Repeat exactly, and only, the lines from the line containing "(u^3 - 3*u^2/2" through the last line of the records below, including both.

Working data START

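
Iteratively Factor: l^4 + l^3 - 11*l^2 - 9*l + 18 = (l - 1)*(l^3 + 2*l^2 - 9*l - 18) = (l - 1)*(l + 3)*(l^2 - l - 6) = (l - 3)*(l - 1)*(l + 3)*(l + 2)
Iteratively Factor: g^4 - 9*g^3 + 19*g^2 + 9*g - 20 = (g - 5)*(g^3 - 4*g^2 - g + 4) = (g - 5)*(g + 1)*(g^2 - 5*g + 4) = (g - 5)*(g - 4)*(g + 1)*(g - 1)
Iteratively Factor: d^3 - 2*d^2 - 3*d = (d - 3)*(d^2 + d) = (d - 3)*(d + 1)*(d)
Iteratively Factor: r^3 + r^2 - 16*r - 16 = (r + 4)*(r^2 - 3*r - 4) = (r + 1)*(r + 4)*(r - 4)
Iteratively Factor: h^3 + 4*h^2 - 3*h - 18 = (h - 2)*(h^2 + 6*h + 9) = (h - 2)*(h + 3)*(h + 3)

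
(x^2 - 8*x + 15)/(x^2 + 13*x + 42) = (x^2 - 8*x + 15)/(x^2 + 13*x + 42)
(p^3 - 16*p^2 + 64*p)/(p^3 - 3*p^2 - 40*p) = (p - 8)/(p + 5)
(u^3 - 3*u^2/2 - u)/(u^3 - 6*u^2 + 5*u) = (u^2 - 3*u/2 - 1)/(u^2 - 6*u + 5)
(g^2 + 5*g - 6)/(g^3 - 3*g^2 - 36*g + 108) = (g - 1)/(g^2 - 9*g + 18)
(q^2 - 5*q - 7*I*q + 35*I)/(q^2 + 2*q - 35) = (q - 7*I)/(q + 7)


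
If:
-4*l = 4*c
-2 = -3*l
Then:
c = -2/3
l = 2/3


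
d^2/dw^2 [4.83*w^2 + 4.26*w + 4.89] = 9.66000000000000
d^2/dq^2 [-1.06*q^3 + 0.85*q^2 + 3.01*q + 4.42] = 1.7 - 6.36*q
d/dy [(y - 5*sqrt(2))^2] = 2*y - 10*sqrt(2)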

Working data END

- _Written response_
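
(u^3 - 3*u^2/2 - u)/(u^3 - 6*u^2 + 5*u) = (u^2 - 3*u/2 - 1)/(u^2 - 6*u + 5)
(g^2 + 5*g - 6)/(g^3 - 3*g^2 - 36*g + 108) = (g - 1)/(g^2 - 9*g + 18)
(q^2 - 5*q - 7*I*q + 35*I)/(q^2 + 2*q - 35) = (q - 7*I)/(q + 7)


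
If:
-4*l = 4*c
-2 = -3*l
Then:
c = -2/3
l = 2/3


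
d^2/dw^2 [4.83*w^2 + 4.26*w + 4.89] = 9.66000000000000
d^2/dq^2 [-1.06*q^3 + 0.85*q^2 + 3.01*q + 4.42] = 1.7 - 6.36*q
d/dy [(y - 5*sqrt(2))^2] = 2*y - 10*sqrt(2)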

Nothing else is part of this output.